*EXERCISE PROMPT*: Retype, word for word, only the lines from the one with "-1 -1 +1 -1 +1 -1" through the last line of the data below.

*SUPPLIED MATERIAL*:
________________________

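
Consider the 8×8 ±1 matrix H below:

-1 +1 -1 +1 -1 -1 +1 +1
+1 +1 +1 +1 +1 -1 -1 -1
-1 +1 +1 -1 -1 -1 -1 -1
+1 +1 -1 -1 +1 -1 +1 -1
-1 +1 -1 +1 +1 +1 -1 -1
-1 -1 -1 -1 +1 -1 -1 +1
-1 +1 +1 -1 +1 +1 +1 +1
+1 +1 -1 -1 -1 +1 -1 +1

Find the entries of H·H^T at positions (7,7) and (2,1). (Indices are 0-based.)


Row 1 of H: [1, 1, 1, 1, 1, -1, -1, -1].
Row 2 of H: [-1, 1, 1, -1, -1, -1, -1, -1].
Row 7 of H: [1, 1, -1, -1, -1, 1, -1, 1].
(H·H^T)[7][7] = Σ_j H[7][j]·H[7][j] = (1)² + (1)² + (-1)² + (-1)² + (-1)² + (1)² + (-1)² + (1)² = 1 + 1 + 1 + 1 + 1 + 1 + 1 + 1 = 8.
(H·H^T)[2][1] = Σ_j H[2][j]·H[1][j] = (-1)·(1) + (1)·(1) + (1)·(1) + (-1)·(1) + (-1)·(1) + (-1)·(-1) + (-1)·(-1) + (-1)·(-1) = -1 + 1 + 1 + -1 + -1 + 1 + 1 + 1 = 2.
Rows 2 and 1 are not orthogonal (dot product = 2 ≠ 0), so H is not a Hadamard matrix.

(7,7) entry = 8; (2,1) entry = 2.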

________________________

*COMPLETED TASK*:
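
+1 +1 -1 -1 +1 -1 +1 -1
-1 +1 -1 +1 +1 +1 -1 -1
-1 -1 -1 -1 +1 -1 -1 +1
-1 +1 +1 -1 +1 +1 +1 +1
+1 +1 -1 -1 -1 +1 -1 +1

Find the entries of H·H^T at positions (7,7) and (2,1). (Indices are 0-based.)


Row 1 of H: [1, 1, 1, 1, 1, -1, -1, -1].
Row 2 of H: [-1, 1, 1, -1, -1, -1, -1, -1].
Row 7 of H: [1, 1, -1, -1, -1, 1, -1, 1].
(H·H^T)[7][7] = Σ_j H[7][j]·H[7][j] = (1)² + (1)² + (-1)² + (-1)² + (-1)² + (1)² + (-1)² + (1)² = 1 + 1 + 1 + 1 + 1 + 1 + 1 + 1 = 8.
(H·H^T)[2][1] = Σ_j H[2][j]·H[1][j] = (-1)·(1) + (1)·(1) + (1)·(1) + (-1)·(1) + (-1)·(1) + (-1)·(-1) + (-1)·(-1) + (-1)·(-1) = -1 + 1 + 1 + -1 + -1 + 1 + 1 + 1 = 2.
Rows 2 and 1 are not orthogonal (dot product = 2 ≠ 0), so H is not a Hadamard matrix.

(7,7) entry = 8; (2,1) entry = 2.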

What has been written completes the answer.